- [Data in this exercise]
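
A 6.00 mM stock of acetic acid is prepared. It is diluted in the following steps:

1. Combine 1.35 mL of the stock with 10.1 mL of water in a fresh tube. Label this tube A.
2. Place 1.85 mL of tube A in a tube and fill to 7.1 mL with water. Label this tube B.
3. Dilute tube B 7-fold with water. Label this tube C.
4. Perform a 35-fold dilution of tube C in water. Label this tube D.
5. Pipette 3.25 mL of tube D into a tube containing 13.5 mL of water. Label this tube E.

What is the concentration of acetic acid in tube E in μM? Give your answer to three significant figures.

0.146 μM

Step 1: 1.35 mL + 10.1 mL = 11.45 mL total → factor 11.45/1.35 = 8.4815
Step 2: 1.85 mL brought to 7.1 mL → factor 7.1/1.85 = 3.8378
Step 3: 7-fold → factor 7
Step 4: 35-fold → factor 35
Step 5: 3.25 mL + 13.5 mL = 16.75 mL total → factor 16.75/3.25 = 5.1538
Overall dilution factor = 8.4815 × 3.8378 × 7 × 35 × 5.1538 = 41101
Final = 6.00 mM / 41101 = 0.0001460 mM = 0.146 μM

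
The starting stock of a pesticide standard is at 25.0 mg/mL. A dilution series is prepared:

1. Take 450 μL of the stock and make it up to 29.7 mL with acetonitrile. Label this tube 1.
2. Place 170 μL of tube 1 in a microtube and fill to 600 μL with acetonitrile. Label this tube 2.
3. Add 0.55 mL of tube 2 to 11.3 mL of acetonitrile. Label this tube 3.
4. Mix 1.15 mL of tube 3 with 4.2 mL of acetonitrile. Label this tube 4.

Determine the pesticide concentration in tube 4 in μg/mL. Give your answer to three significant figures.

1.07 μg/mL

Step 1: 450 μL brought to 29.7 mL → factor 29700/450 = 66
Step 2: 170 μL brought to 600 μL → factor 600/170 = 3.5294
Step 3: 0.55 mL + 11.3 mL = 11.85 mL total → factor 11.85/0.55 = 21.545
Step 4: 1.15 mL + 4.2 mL = 5.35 mL total → factor 5.35/1.15 = 4.6522
Overall dilution factor = 66 × 3.5294 × 21.545 × 4.6522 = 23348
Final = 25.0 mg/mL / 23348 = 0.001071 mg/mL = 1.07 μg/mL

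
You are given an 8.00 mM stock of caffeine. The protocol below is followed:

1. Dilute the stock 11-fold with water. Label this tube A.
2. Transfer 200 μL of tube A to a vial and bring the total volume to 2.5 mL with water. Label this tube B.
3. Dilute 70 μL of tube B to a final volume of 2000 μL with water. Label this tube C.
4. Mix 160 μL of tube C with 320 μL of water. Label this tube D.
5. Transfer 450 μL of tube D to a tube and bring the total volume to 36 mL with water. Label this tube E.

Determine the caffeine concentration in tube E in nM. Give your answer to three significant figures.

Step 1: 11-fold → factor 11
Step 2: 200 μL brought to 2.5 mL → factor 2500/200 = 12.5
Step 3: 70 μL brought to 2000 μL → factor 2000/70 = 28.571
Step 4: 160 μL + 320 μL = 480 μL total → factor 480/160 = 3
Step 5: 450 μL brought to 36 mL → factor 36000/450 = 80
Overall dilution factor = 11 × 12.5 × 28.571 × 3 × 80 = 9.4286 × 10^5
Final = 8.00 mM / 9.4286 × 10^5 = 8.485 × 10^-6 mM = 8.48 nM

8.48 nM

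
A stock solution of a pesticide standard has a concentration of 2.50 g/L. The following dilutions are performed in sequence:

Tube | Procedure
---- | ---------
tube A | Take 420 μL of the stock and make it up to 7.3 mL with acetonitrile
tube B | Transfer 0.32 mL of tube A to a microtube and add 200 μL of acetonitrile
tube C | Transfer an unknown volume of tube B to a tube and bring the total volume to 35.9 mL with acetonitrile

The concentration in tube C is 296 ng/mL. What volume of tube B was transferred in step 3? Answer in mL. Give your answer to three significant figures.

Step 1: 420 μL brought to 7.3 mL → factor 7300/420 = 17.381
Step 2: 0.32 mL + 200 μL = 0.52 mL total → factor 0.52/0.32 = 1.625
Step 3: v brought to 35.9 mL → factor = 35.9 mL/v
Product of known-step factors = 28.244
Overall factor = 2.50 g/L / (296 ng/mL) = 8445.9
Step-3 factor = 8445.9 / 28.244 = 299.03
v = 35.9 mL / 299.03 = 0.120 mL

0.120 mL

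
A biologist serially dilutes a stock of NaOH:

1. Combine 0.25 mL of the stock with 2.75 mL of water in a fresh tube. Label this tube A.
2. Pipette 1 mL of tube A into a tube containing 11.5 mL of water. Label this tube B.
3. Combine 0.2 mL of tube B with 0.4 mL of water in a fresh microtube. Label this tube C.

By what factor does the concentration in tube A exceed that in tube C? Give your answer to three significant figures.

37.5

Step 1: 0.25 mL + 2.75 mL = 3 mL total → factor 3/0.25 = 12
Step 2: 1 mL + 11.5 mL = 12.5 mL total → factor 12.5/1 = 12.5
Step 3: 0.2 mL + 0.4 mL = 0.6 mL total → factor 0.6/0.2 = 3
Dilution factor to tube A = 12; to tube C = 450
[tube A]/[tube C] = (factor to tube C)/(factor to tube A) = 450/12 = 37.5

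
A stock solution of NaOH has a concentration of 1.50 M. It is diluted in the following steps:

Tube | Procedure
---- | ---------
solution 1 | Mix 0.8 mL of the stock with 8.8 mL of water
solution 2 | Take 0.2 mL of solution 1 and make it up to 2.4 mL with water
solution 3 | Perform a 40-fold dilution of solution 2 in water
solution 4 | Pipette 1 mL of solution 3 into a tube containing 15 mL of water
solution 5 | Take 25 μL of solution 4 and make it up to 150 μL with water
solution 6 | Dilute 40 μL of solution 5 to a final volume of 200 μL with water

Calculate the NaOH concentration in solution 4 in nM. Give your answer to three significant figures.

1.63 × 10^4 nM

Step 1: 0.8 mL + 8.8 mL = 9.6 mL total → factor 9.6/0.8 = 12
Step 2: 0.2 mL brought to 2.4 mL → factor 2.4/0.2 = 12
Step 3: 40-fold → factor 40
Step 4: 1 mL + 15 mL = 16 mL total → factor 16/1 = 16
Dilution factor through solution 4 = 12 × 12 × 40 × 16 = 92160
[solution 4] = 1.50 M / 92160 = 1.628 × 10^-5 M = 1.63 × 10^4 nM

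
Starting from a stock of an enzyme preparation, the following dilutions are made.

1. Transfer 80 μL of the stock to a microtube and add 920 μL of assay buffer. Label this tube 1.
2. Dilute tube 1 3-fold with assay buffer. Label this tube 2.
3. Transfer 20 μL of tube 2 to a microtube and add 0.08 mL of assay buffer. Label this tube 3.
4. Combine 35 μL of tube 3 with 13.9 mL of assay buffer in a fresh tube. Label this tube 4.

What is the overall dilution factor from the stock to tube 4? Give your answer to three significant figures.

Step 1: 80 μL + 920 μL = 1000 μL total → factor 1000/80 = 12.5
Step 2: 3-fold → factor 3
Step 3: 20 μL + 0.08 mL = 100 μL total → factor 100/20 = 5
Step 4: 35 μL + 13.9 mL = 13935 μL total → factor 13935/35 = 398.14
Overall dilution factor = 12.5 × 3 × 5 × 398.14 = 74652

7.47 × 10^4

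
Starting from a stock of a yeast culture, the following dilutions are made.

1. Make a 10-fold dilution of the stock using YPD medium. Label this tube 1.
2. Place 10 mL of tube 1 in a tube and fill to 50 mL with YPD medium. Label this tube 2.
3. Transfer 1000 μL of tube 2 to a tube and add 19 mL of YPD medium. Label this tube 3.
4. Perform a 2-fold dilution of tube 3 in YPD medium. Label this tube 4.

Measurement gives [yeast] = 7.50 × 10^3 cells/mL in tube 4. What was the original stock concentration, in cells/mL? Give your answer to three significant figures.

1.50 × 10^7 cells/mL

Step 1: 10-fold → factor 10
Step 2: 10 mL brought to 50 mL → factor 50/10 = 5
Step 3: 1000 μL + 19 mL = 20000 μL total → factor 20000/1000 = 20
Step 4: 2-fold → factor 2
Overall dilution factor = 10 × 5 × 20 × 2 = 2000
Stock = 7.50 × 10^3 cells/mL × 2000 = 1.50 × 10^7 cells/mL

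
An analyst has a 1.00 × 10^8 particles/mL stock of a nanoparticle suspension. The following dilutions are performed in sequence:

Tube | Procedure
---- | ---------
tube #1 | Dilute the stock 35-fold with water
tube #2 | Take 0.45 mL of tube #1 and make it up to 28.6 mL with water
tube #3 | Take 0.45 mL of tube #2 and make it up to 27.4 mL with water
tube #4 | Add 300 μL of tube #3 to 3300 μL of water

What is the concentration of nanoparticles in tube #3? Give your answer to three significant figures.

738 particles/mL

Step 1: 35-fold → factor 35
Step 2: 0.45 mL brought to 28.6 mL → factor 28.6/0.45 = 63.556
Step 3: 0.45 mL brought to 27.4 mL → factor 27.4/0.45 = 60.889
Dilution factor through tube #3 = 35 × 63.556 × 60.889 = 1.3544 × 10^5
[tube #3] = 1.00 × 10^8 particles/mL / 1.3544 × 10^5 = 738 particles/mL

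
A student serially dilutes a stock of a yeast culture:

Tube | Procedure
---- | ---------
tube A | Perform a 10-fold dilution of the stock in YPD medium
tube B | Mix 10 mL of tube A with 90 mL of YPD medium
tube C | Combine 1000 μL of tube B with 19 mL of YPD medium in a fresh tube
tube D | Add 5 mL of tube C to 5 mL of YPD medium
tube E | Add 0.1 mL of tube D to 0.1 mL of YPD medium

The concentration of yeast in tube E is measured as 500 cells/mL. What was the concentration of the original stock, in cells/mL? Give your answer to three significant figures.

Step 1: 10-fold → factor 10
Step 2: 10 mL + 90 mL = 100 mL total → factor 100/10 = 10
Step 3: 1000 μL + 19 mL = 20000 μL total → factor 20000/1000 = 20
Step 4: 5 mL + 5 mL = 10 mL total → factor 10/5 = 2
Step 5: 0.1 mL + 0.1 mL = 0.2 mL total → factor 0.2/0.1 = 2
Overall dilution factor = 10 × 10 × 20 × 2 × 2 = 8000
Stock = 500 cells/mL × 8000 = 4.00 × 10^6 cells/mL

4.00 × 10^6 cells/mL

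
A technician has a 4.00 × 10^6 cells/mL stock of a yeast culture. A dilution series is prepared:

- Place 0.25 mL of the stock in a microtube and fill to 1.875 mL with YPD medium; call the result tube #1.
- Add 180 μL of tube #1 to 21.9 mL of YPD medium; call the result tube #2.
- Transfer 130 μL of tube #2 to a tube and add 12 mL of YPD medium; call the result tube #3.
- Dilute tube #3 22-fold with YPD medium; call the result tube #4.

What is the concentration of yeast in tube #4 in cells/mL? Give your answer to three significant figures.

2.12 cells/mL

Step 1: 0.25 mL brought to 1.875 mL → factor 1.875/0.25 = 7.5
Step 2: 180 μL + 21.9 mL = 22080 μL total → factor 22080/180 = 122.67
Step 3: 130 μL + 12 mL = 12130 μL total → factor 12130/130 = 93.308
Step 4: 22-fold → factor 22
Overall dilution factor = 7.5 × 122.67 × 93.308 × 22 = 1.8885 × 10^6
Final = 4.00 × 10^6 cells/mL / 1.8885 × 10^6 = 2.12 cells/mL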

- [Problem to solve] Find all lines holding the word "buffer" in the records above and copy them.

- [Solution for this problem]
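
1. Transfer 80 μL of the stock to a microtube and add 920 μL of assay buffer. Label this tube 1.
2. Dilute tube 1 3-fold with assay buffer. Label this tube 2.
3. Transfer 20 μL of tube 2 to a microtube and add 0.08 mL of assay buffer. Label this tube 3.
4. Combine 35 μL of tube 3 with 13.9 mL of assay buffer in a fresh tube. Label this tube 4.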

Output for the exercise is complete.